(Stored data entries)
================================

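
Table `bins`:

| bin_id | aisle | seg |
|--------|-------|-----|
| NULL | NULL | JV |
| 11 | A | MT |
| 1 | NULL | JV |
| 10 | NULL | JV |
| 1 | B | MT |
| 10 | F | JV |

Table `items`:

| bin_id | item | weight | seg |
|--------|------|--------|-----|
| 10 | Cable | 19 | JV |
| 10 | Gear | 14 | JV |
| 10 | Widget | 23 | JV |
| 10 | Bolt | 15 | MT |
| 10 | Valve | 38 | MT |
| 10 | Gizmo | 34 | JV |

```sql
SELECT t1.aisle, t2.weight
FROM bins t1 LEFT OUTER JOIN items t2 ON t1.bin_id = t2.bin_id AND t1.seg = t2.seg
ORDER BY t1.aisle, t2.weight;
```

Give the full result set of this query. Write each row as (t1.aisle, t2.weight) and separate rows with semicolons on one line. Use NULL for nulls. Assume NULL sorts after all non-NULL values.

LEFT JOIN keeps every row from `bins`; unmatched rows get NULL for `items`'s columns.
Matching on t1.bin_id = t2.bin_id AND t1.seg = t2.seg. A NULL in a compared column never satisfies the condition.
Matched pairs: 8; unmatched t1 rows kept: 4.

(A, NULL); (B, NULL); (F, 14); (F, 19); (F, 23); (F, 34); (NULL, 14); (NULL, 19); (NULL, 23); (NULL, 34); (NULL, NULL); (NULL, NULL)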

================================

**Work required:** Write all the data out again, word for word.

**Result for this task:**
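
Table `bins`:

| bin_id | aisle | seg |
|--------|-------|-----|
| NULL | NULL | JV |
| 11 | A | MT |
| 1 | NULL | JV |
| 10 | NULL | JV |
| 1 | B | MT |
| 10 | F | JV |

Table `items`:

| bin_id | item | weight | seg |
|--------|------|--------|-----|
| 10 | Cable | 19 | JV |
| 10 | Gear | 14 | JV |
| 10 | Widget | 23 | JV |
| 10 | Bolt | 15 | MT |
| 10 | Valve | 38 | MT |
| 10 | Gizmo | 34 | JV |

```sql
SELECT t1.aisle, t2.weight
FROM bins t1 LEFT OUTER JOIN items t2 ON t1.bin_id = t2.bin_id AND t1.seg = t2.seg
ORDER BY t1.aisle, t2.weight;
```

Give the full result set of this query. Write each row as (t1.aisle, t2.weight) and separate rows with semicolons on one line. Use NULL for nulls. Assume NULL sorts after all non-NULL values.

LEFT JOIN keeps every row from `bins`; unmatched rows get NULL for `items`'s columns.
Matching on t1.bin_id = t2.bin_id AND t1.seg = t2.seg. A NULL in a compared column never satisfies the condition.
Matched pairs: 8; unmatched t1 rows kept: 4.

(A, NULL); (B, NULL); (F, 14); (F, 19); (F, 23); (F, 34); (NULL, 14); (NULL, 19); (NULL, 23); (NULL, 34); (NULL, NULL); (NULL, NULL)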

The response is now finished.